## Action item
Each line of the data below from the one holding "yes | 0.89 |" to the one holding "The price did", inclusive, is to be reproduced exactly; no other line belongs in the answer.

(Material for the task Opens)

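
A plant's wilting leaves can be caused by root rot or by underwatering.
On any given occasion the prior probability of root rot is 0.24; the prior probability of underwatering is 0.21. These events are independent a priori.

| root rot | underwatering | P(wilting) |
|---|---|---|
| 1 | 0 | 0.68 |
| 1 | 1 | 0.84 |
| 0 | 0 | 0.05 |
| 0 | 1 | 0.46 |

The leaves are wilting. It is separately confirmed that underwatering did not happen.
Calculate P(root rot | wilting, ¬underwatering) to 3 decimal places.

P(root rot | wilting, ¬underwatering) ≈ 0.811

For the numerator, keep only root rot=true terms: 0.68×0.24 = 0.163200
The normalizing constant is 0.05×0.76 + 0.68×0.24 = 0.201200
P(root rot | wilting, ¬underwatering) = 0.163200/0.201200 ≈ 0.811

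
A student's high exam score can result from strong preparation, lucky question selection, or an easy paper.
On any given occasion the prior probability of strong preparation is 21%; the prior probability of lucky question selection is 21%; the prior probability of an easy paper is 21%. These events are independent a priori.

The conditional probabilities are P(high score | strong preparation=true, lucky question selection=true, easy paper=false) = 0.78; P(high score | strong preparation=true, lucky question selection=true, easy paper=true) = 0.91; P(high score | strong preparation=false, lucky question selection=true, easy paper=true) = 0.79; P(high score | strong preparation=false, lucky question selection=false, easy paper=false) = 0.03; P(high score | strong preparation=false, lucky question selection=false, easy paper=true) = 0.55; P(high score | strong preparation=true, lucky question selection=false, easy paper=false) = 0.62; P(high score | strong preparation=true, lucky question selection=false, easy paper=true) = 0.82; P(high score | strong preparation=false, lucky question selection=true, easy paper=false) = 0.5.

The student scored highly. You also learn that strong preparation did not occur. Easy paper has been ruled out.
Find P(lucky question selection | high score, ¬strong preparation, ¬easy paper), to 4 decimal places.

P(lucky question selection | high score, ¬strong preparation, ¬easy paper) ≈ 0.8159

By total probability over both values of lucky question selection:
  P(high score | ¬strong preparation, ¬easy paper) = 0.03·0.79 + 0.5·0.21
        = 0.023700 + 0.105000 = 0.128700
Configurations with lucky question selection contribute 0.105000, so
  P(lucky question selection | high score, ¬strong preparation, ¬easy paper) = 0.105000 / 0.128700 ≈ 0.8159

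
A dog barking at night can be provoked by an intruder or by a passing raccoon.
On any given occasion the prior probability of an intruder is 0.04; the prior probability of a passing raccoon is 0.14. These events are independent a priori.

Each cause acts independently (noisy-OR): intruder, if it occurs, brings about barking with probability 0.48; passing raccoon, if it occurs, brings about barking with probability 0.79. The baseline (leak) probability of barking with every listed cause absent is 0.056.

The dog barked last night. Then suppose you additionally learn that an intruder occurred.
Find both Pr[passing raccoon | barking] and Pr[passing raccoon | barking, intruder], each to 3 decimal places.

Pr[passing raccoon | barking] ≈ 0.639; Pr[passing raccoon | barking, intruder] ≈ 0.223

Under noisy-OR, P(barking | causes) = 1 − (1−0.056)·∏(1−qᵢ) over the active causes.
For the numerator, keep only passing raccoon=true terms: 0.107757 + 0.005023 = 0.112780
The normalizing constant is 0.056·0.96·0.86 + 0.80176·0.96·0.14 + 0.50912·0.04·0.86 + 0.896915·0.04·0.14 = 0.176528
P(passing raccoon | barking) = 0.112780/0.176528 ≈ 0.639

Now condition on the additional information:
Numerator (weight on configurations with passing raccoon): 0.896915*0.14 = 0.125568
Denominator P(barking | intruder): 0.50912*0.86 + 0.896915*0.14 = 0.563411
Posterior = 0.125568 / 0.563411 ≈ 0.223
— intruder explains away the evidence for passing raccoon.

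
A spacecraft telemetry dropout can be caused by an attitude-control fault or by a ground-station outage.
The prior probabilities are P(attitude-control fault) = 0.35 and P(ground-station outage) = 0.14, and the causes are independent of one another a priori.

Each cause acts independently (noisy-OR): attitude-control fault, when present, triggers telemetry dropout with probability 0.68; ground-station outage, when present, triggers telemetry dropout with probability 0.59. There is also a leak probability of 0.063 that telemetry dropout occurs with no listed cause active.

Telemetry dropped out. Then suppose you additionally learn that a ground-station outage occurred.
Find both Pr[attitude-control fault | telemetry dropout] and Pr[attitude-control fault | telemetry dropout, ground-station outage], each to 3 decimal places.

Under noisy-OR, P(telemetry dropout | causes) = 1 − (1−0.063)·∏(1−qᵢ) over the active causes.
For the numerator, keep only attitude-control fault=true terms: 0.210748 + 0.042976 = 0.253724
Denominator P(telemetry dropout): 0.063·0.65·0.86 + 0.61583·0.65·0.14 + 0.70016·0.35·0.86 + 0.877066·0.35·0.14 = 0.344982
P(attitude-control fault | telemetry dropout) = 0.253724/0.344982 ≈ 0.735

With the extra evidence:
Enumerate both values of attitude-control fault and weight by the priors:
  P(telemetry dropout | ground-station outage) = 0.61583·0.65 + 0.877066·0.35
        = 0.400290 + 0.306973 = 0.707263
Configurations with attitude-control fault contribute 0.306973, so
  P(attitude-control fault | telemetry dropout, ground-station outage) = 0.306973 / 0.707263 ≈ 0.434
— ground-station outage explains away the evidence for attitude-control fault.

Pr[attitude-control fault | telemetry dropout] ≈ 0.735; Pr[attitude-control fault | telemetry dropout, ground-station outage] ≈ 0.434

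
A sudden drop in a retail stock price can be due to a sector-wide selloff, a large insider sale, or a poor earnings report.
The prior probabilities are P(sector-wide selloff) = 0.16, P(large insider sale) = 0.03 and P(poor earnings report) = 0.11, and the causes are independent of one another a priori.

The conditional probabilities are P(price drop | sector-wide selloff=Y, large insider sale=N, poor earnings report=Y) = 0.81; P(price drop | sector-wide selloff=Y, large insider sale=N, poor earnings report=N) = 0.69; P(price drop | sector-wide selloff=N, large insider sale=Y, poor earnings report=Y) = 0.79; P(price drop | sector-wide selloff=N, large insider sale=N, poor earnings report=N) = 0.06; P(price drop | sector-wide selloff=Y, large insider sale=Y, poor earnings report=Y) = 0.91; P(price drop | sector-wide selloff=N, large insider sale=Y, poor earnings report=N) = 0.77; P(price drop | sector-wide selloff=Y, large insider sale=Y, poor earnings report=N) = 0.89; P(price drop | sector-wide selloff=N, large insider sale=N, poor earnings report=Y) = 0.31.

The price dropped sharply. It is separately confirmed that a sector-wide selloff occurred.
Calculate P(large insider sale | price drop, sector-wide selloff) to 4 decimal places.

P(large insider sale | price drop, sector-wide selloff) ≈ 0.0378

P(price drop | sector-wide selloff) = 0.69*0.97*0.89 + 0.81*0.97*0.11 + 0.89*0.03*0.89 + 0.91*0.03*0.11 = 0.595677 + 0.086427 + 0.023763 + 0.003003 = 0.708870
Of this, 0.026766 comes from 0.023763 + 0.003003 (the large insider sale=true cases).
So P(large insider sale | price drop, sector-wide selloff) = 0.026766/0.708870 ≈ 0.0378.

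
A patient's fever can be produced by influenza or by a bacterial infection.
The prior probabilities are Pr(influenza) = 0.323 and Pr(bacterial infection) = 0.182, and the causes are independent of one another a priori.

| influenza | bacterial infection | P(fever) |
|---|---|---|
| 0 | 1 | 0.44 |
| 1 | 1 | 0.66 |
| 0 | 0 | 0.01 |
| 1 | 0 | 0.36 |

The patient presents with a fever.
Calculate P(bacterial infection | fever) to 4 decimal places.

P(bacterial infection | fever) ≈ 0.4803

For the numerator, keep only bacterial infection=true terms: 0.054214 + 0.038799 = 0.093013
Denominator P(fever): 0.01×0.677×0.818 + 0.44×0.677×0.182 + 0.36×0.323×0.818 + 0.66×0.323×0.182 = 0.193668
P(bacterial infection | fever) = 0.093013/0.193668 ≈ 0.4803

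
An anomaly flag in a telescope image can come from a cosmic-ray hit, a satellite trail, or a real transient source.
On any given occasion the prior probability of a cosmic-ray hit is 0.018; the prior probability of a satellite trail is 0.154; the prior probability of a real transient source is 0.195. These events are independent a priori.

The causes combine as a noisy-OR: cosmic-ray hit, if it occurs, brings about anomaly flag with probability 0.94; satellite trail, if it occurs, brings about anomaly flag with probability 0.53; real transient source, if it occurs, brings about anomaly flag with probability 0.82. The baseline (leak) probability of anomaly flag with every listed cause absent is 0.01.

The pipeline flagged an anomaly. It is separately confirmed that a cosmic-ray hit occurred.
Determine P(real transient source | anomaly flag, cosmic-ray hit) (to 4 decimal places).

P(real transient source | anomaly flag, cosmic-ray hit) ≈ 0.2024

Under noisy-OR, P(anomaly flag | causes) = 1 − (1−0.01)·∏(1−qᵢ) over the active causes.
Numerator (weight on configurations with real transient source): 0.163206 + 0.029879 = 0.193085
The normalizing constant is 0.9406·0.846·0.805 + 0.989308·0.846·0.195 + 0.972082·0.154·0.805 + 0.994975·0.154·0.195 = 0.954171
Posterior = 0.193085 / 0.954171 ≈ 0.2024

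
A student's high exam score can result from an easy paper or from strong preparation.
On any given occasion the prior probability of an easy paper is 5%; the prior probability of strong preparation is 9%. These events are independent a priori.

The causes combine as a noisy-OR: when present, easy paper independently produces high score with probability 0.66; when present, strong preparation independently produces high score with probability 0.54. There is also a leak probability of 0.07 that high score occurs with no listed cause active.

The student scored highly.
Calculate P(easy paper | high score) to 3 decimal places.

Under noisy-OR, P(high score | causes) = 1 − (1−0.07)·∏(1−qᵢ) over the active causes.
By total probability over the 4 (easy paper, strong preparation) configurations:
  P(high score) = 0.07·0.95·0.91 + 0.5722·0.95·0.09 + 0.6838·0.05·0.91 + 0.854548·0.05·0.09
        = 0.060515 + 0.048923 + 0.031113 + 0.003845 = 0.144396
The terms with easy paper present sum to 0.034958, so
  P(easy paper | high score) = 0.034958 / 0.144396 ≈ 0.242

P(easy paper | high score) ≈ 0.242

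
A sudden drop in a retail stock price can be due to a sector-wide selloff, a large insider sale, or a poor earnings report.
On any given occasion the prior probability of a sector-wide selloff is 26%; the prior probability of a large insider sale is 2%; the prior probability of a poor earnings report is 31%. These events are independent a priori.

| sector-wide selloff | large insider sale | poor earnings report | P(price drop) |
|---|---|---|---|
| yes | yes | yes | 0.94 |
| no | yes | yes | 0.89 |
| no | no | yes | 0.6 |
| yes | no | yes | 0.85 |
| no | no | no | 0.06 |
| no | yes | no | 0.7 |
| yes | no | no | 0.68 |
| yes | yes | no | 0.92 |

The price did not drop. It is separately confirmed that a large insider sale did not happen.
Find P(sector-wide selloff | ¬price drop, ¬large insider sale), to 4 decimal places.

Numerator (weight on configurations with sector-wide selloff): 0.057408 + 0.012090 = 0.069498
Denominator P(¬price drop | ¬large insider sale): 0.94×0.74×0.69 + 0.4×0.74×0.31 + 0.32×0.26×0.69 + 0.15×0.26×0.31 = 0.641222
P(sector-wide selloff | ¬price drop, ¬large insider sale) = 0.069498/0.641222 ≈ 0.1084

P(sector-wide selloff | ¬price drop, ¬large insider sale) ≈ 0.1084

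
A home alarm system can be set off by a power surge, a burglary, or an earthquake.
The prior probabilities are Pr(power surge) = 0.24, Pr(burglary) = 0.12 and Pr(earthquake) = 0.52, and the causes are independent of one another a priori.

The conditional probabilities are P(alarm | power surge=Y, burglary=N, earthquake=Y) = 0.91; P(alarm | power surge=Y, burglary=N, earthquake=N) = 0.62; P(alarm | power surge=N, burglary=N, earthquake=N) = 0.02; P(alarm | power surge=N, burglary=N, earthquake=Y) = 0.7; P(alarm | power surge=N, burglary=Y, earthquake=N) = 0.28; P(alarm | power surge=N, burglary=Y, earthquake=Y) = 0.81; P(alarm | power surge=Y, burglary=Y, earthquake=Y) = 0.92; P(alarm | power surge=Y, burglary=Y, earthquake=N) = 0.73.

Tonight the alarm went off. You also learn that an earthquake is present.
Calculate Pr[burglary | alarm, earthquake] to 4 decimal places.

Numerator (weight on configurations with burglary): 0.073872 + 0.026496 = 0.100368
Denominator P(alarm | earthquake): 0.7×0.76×0.88 + 0.81×0.76×0.12 + 0.91×0.24×0.88 + 0.92×0.24×0.12 = 0.760720
Posterior = 0.100368 / 0.760720 ≈ 0.1319

Pr[burglary | alarm, earthquake] ≈ 0.1319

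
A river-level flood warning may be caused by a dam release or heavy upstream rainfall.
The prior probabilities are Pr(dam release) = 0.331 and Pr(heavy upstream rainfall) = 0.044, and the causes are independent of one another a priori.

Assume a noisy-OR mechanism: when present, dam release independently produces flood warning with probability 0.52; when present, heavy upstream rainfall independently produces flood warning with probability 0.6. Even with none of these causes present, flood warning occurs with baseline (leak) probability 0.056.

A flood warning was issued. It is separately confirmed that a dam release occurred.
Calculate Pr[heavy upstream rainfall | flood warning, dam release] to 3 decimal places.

Pr[heavy upstream rainfall | flood warning, dam release] ≈ 0.064

Under noisy-OR, P(flood warning | causes) = 1 − (1−0.056)·∏(1−qᵢ) over the active causes.
Enumerate both values of heavy upstream rainfall and weight by the priors:
  P(flood warning | dam release) = 0.54688*0.956 + 0.818752*0.044
        = 0.522817 + 0.036025 = 0.558842
The terms with heavy upstream rainfall present sum to 0.036025, so
  P(heavy upstream rainfall | flood warning, dam release) = 0.036025 / 0.558842 ≈ 0.064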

(Material for the task Closes)

## Exercise result
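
| no | yes | yes | 0.89 |
| no | no | yes | 0.6 |
| yes | no | yes | 0.85 |
| no | no | no | 0.06 |
| no | yes | no | 0.7 |
| yes | no | no | 0.68 |
| yes | yes | no | 0.92 |

The price did not drop. It is separately confirmed that a large insider sale did not happen.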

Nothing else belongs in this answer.